**THE TASK**
Please return all lines of the data below containing the string "most".

++++ DATA

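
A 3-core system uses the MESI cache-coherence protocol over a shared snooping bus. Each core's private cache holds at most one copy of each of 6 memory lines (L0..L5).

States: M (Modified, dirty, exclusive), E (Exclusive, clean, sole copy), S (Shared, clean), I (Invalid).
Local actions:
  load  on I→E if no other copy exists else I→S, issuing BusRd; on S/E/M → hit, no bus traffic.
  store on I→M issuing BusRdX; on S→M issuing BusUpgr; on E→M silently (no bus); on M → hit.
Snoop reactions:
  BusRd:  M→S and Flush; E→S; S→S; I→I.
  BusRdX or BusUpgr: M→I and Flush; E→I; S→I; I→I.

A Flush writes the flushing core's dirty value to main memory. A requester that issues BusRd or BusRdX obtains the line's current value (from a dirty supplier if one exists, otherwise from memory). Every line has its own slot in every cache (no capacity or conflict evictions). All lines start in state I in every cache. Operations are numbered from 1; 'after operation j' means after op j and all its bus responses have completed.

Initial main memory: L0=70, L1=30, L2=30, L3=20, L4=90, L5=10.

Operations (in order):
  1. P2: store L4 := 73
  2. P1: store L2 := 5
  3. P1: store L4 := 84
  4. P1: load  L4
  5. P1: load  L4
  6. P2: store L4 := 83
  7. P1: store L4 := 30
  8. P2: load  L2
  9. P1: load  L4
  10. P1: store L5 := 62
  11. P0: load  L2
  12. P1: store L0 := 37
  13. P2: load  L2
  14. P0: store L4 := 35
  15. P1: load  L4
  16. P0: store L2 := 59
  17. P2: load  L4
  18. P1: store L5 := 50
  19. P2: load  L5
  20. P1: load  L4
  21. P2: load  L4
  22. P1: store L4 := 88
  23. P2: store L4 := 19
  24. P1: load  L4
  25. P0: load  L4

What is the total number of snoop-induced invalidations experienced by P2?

1. P2: store L4 := 73  bus=[BusRdX]  L4: P0=I P1=I P2=M  mem[L4]=90
2. P1: store L2 := 5  bus=[BusRdX]  L2: P0=I P1=M P2=I  mem[L2]=30
3. P1: store L4 := 84  bus=[BusRdX,Flush]  L4: P0=I P1=M P2=I  mem[L4]=73
4. P1: load  L4  bus=[-]  L4: P0=I P1=M P2=I  mem[L4]=73
5. P1: load  L4  bus=[-]  L4: P0=I P1=M P2=I  mem[L4]=73
6. P2: store L4 := 83  bus=[BusRdX,Flush]  L4: P0=I P1=I P2=M  mem[L4]=84
7. P1: store L4 := 30  bus=[BusRdX,Flush]  L4: P0=I P1=M P2=I  mem[L4]=83
8. P2: load  L2  bus=[BusRd,Flush]  L2: P0=I P1=S P2=S  mem[L2]=5
9. P1: load  L4  bus=[-]  L4: P0=I P1=M P2=I  mem[L4]=83
10. P1: store L5 := 62  bus=[BusRdX]  L5: P0=I P1=M P2=I  mem[L5]=10
11. P0: load  L2  bus=[BusRd]  L2: P0=S P1=S P2=S  mem[L2]=5
12. P1: store L0 := 37  bus=[BusRdX]  L0: P0=I P1=M P2=I  mem[L0]=70
13. P2: load  L2  bus=[-]  L2: P0=S P1=S P2=S  mem[L2]=5
14. P0: store L4 := 35  bus=[BusRdX,Flush]  L4: P0=M P1=I P2=I  mem[L4]=30
15. P1: load  L4  bus=[BusRd,Flush]  L4: P0=S P1=S P2=I  mem[L4]=35
16. P0: store L2 := 59  bus=[BusUpgr]  L2: P0=M P1=I P2=I  mem[L2]=5
17. P2: load  L4  bus=[BusRd]  L4: P0=S P1=S P2=S  mem[L4]=35
18. P1: store L5 := 50  bus=[-]  L5: P0=I P1=M P2=I  mem[L5]=10
19. P2: load  L5  bus=[BusRd,Flush]  L5: P0=I P1=S P2=S  mem[L5]=50
20. P1: load  L4  bus=[-]  L4: P0=S P1=S P2=S  mem[L4]=35
21. P2: load  L4  bus=[-]  L4: P0=S P1=S P2=S  mem[L4]=35
22. P1: store L4 := 88  bus=[BusUpgr]  L4: P0=I P1=M P2=I  mem[L4]=35
23. P2: store L4 := 19  bus=[BusRdX,Flush]  L4: P0=I P1=I P2=M  mem[L4]=88
24. P1: load  L4  bus=[BusRd,Flush]  L4: P0=I P1=S P2=S  mem[L4]=19
25. P0: load  L4  bus=[BusRd]  L4: P0=S P1=S P2=S  mem[L4]=19

invalidations = 4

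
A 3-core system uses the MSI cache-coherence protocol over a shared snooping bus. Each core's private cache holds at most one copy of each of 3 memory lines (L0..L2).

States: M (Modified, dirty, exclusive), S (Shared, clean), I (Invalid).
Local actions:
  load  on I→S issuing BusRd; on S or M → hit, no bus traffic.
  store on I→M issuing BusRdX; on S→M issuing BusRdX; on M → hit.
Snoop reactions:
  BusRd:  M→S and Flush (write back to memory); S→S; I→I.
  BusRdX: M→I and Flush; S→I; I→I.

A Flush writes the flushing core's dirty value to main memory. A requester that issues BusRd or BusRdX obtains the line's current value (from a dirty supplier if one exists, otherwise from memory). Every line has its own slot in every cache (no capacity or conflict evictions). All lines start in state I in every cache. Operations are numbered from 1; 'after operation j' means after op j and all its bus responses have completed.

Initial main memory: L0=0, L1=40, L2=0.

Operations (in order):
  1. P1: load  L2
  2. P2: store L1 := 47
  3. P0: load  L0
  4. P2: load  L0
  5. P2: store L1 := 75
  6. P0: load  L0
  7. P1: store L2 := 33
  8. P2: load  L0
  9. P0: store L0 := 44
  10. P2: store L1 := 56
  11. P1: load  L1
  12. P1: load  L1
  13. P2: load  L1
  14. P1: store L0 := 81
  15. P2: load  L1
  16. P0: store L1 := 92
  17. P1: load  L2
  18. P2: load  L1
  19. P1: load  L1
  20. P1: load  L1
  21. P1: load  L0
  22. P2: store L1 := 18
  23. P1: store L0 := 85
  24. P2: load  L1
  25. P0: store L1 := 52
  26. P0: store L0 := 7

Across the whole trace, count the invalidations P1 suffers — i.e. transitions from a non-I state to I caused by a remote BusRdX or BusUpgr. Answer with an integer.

[1] P1: load  L2 | P0:I, P1:S(0), P2:I | bus: BusRd
[2] P2: store L1 := 47 | P0:I, P1:I, P2:M(47) | bus: BusRdX
[3] P0: load  L0 | P0:S(0), P1:I, P2:I | bus: BusRd
[4] P2: load  L0 | P0:S(0), P1:I, P2:S(0) | bus: BusRd
[5] P2: store L1 := 75 | P0:I, P1:I, P2:M(75) | bus: none
[6] P0: load  L0 | P0:S(0), P1:I, P2:S(0) | bus: none
[7] P1: store L2 := 33 | P0:I, P1:M(33), P2:I | bus: BusRdX
[8] P2: load  L0 | P0:S(0), P1:I, P2:S(0) | bus: none
[9] P0: store L0 := 44 | P0:M(44), P1:I, P2:I | bus: BusRdX
[10] P2: store L1 := 56 | P0:I, P1:I, P2:M(56) | bus: none
[11] P1: load  L1 | P0:I, P1:S(56), P2:S(56) | bus: BusRd,Flush
[12] P1: load  L1 | P0:I, P1:S(56), P2:S(56) | bus: none
[13] P2: load  L1 | P0:I, P1:S(56), P2:S(56) | bus: none
[14] P1: store L0 := 81 | P0:I, P1:M(81), P2:I | bus: BusRdX,Flush
[15] P2: load  L1 | P0:I, P1:S(56), P2:S(56) | bus: none
[16] P0: store L1 := 92 | P0:M(92), P1:I, P2:I | bus: BusRdX
[17] P1: load  L2 | P0:I, P1:M(33), P2:I | bus: none
[18] P2: load  L1 | P0:S(92), P1:I, P2:S(92) | bus: BusRd,Flush
[19] P1: load  L1 | P0:S(92), P1:S(92), P2:S(92) | bus: BusRd
[20] P1: load  L1 | P0:S(92), P1:S(92), P2:S(92) | bus: none
[21] P1: load  L0 | P0:I, P1:M(81), P2:I | bus: none
[22] P2: store L1 := 18 | P0:I, P1:I, P2:M(18) | bus: BusRdX
[23] P1: store L0 := 85 | P0:I, P1:M(85), P2:I | bus: none
[24] P2: load  L1 | P0:I, P1:I, P2:M(18) | bus: none
[25] P0: store L1 := 52 | P0:M(52), P1:I, P2:I | bus: BusRdX,Flush
[26] P0: store L0 := 7 | P0:M(7), P1:I, P2:I | bus: BusRdX,Flush

invalidations = 3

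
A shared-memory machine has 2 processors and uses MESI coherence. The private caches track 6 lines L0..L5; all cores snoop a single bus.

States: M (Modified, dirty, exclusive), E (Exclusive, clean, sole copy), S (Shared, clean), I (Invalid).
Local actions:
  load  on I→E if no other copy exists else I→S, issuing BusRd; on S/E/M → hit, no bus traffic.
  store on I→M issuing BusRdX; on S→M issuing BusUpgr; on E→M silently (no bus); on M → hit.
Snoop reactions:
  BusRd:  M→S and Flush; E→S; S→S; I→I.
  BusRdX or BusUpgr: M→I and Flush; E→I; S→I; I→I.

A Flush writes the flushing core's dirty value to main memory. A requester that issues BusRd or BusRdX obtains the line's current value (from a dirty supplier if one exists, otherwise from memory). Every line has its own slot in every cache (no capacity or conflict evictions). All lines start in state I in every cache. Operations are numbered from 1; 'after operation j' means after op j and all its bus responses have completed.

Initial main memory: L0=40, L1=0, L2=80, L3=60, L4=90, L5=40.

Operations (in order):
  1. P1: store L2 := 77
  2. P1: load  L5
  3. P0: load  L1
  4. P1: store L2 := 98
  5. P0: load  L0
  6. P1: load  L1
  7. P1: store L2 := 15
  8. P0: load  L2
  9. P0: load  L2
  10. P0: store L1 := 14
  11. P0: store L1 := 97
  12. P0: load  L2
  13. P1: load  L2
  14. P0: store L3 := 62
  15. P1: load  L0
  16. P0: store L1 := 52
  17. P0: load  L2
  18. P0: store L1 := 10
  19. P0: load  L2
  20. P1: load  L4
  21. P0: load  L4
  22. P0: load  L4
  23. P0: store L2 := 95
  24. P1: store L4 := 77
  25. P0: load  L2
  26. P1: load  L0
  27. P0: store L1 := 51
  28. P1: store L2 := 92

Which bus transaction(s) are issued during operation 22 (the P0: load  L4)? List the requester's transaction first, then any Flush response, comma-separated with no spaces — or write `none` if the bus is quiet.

bus = none

  op1 P1: store L2 := 77 → I/M on L2; bus BusRdX; mem=80
  op2 P1: load  L5 → I/E on L5; bus BusRd; mem=40
  op3 P0: load  L1 → E/I on L1; bus BusRd; mem=0
  op4 P1: store L2 := 98 → I/M on L2; bus (none); mem=80
  op5 P0: load  L0 → E/I on L0; bus BusRd; mem=40
  op6 P1: load  L1 → S/S on L1; bus BusRd; mem=0
  op7 P1: store L2 := 15 → I/M on L2; bus (none); mem=80
  op8 P0: load  L2 → S/S on L2; bus BusRd Flush; mem=15
  op9 P0: load  L2 → S/S on L2; bus (none); mem=15
  op10 P0: store L1 := 14 → M/I on L1; bus BusUpgr; mem=0
  op11 P0: store L1 := 97 → M/I on L1; bus (none); mem=0
  op12 P0: load  L2 → S/S on L2; bus (none); mem=15
  op13 P1: load  L2 → S/S on L2; bus (none); mem=15
  op14 P0: store L3 := 62 → M/I on L3; bus BusRdX; mem=60
  op15 P1: load  L0 → S/S on L0; bus BusRd; mem=40
  op16 P0: store L1 := 52 → M/I on L1; bus (none); mem=0
  op17 P0: load  L2 → S/S on L2; bus (none); mem=15
  op18 P0: store L1 := 10 → M/I on L1; bus (none); mem=0
  op19 P0: load  L2 → S/S on L2; bus (none); mem=15
  op20 P1: load  L4 → I/E on L4; bus BusRd; mem=90
  op21 P0: load  L4 → S/S on L4; bus BusRd; mem=90
  op22 P0: load  L4 → S/S on L4; bus (none); mem=90
  op23 P0: store L2 := 95 → M/I on L2; bus BusUpgr; mem=15
  op24 P1: store L4 := 77 → I/M on L4; bus BusUpgr; mem=90
  op25 P0: load  L2 → M/I on L2; bus (none); mem=15
  op26 P1: load  L0 → S/S on L0; bus (none); mem=40
  op27 P0: store L1 := 51 → M/I on L1; bus (none); mem=0
  op28 P1: store L2 := 92 → I/M on L2; bus BusRdX Flush; mem=95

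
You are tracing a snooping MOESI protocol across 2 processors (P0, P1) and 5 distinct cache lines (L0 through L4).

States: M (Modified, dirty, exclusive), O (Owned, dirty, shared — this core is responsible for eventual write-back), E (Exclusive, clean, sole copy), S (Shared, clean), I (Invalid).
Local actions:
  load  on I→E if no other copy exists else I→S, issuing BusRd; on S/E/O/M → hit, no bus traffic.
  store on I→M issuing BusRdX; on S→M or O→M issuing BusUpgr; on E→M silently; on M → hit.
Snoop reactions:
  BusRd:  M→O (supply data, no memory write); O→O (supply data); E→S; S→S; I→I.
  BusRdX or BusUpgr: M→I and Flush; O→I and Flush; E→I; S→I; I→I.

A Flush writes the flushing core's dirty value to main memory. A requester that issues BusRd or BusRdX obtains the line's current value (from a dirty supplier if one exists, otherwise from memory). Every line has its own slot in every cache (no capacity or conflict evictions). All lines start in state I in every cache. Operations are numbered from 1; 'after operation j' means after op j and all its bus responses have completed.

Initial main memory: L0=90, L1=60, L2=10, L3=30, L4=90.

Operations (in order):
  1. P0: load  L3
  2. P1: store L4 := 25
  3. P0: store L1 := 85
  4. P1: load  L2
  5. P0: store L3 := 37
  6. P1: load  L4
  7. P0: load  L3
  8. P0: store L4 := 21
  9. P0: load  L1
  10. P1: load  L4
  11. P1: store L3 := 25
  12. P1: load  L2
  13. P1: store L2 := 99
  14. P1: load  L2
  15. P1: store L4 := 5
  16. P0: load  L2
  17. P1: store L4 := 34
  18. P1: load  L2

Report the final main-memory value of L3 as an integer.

memory[L3] = 37

1. P0: load  L3  bus=[BusRd]  L3: P0=E P1=I  mem[L3]=30
2. P1: store L4 := 25  bus=[BusRdX]  L4: P0=I P1=M  mem[L4]=90
3. P0: store L1 := 85  bus=[BusRdX]  L1: P0=M P1=I  mem[L1]=60
4. P1: load  L2  bus=[BusRd]  L2: P0=I P1=E  mem[L2]=10
5. P0: store L3 := 37  bus=[-]  L3: P0=M P1=I  mem[L3]=30
6. P1: load  L4  bus=[-]  L4: P0=I P1=M  mem[L4]=90
7. P0: load  L3  bus=[-]  L3: P0=M P1=I  mem[L3]=30
8. P0: store L4 := 21  bus=[BusRdX,Flush]  L4: P0=M P1=I  mem[L4]=25
9. P0: load  L1  bus=[-]  L1: P0=M P1=I  mem[L1]=60
10. P1: load  L4  bus=[BusRd]  L4: P0=O P1=S  mem[L4]=25
11. P1: store L3 := 25  bus=[BusRdX,Flush]  L3: P0=I P1=M  mem[L3]=37
12. P1: load  L2  bus=[-]  L2: P0=I P1=E  mem[L2]=10
13. P1: store L2 := 99  bus=[-]  L2: P0=I P1=M  mem[L2]=10
14. P1: load  L2  bus=[-]  L2: P0=I P1=M  mem[L2]=10
15. P1: store L4 := 5  bus=[BusUpgr,Flush]  L4: P0=I P1=M  mem[L4]=21
16. P0: load  L2  bus=[BusRd]  L2: P0=S P1=O  mem[L2]=10
17. P1: store L4 := 34  bus=[-]  L4: P0=I P1=M  mem[L4]=21
18. P1: load  L2  bus=[-]  L2: P0=S P1=O  mem[L2]=10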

++++++++

**TASK RESULT**
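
A 3-core system uses the MESI cache-coherence protocol over a shared snooping bus. Each core's private cache holds at most one copy of each of 6 memory lines (L0..L5).
A 3-core system uses the MSI cache-coherence protocol over a shared snooping bus. Each core's private cache holds at most one copy of each of 3 memory lines (L0..L2).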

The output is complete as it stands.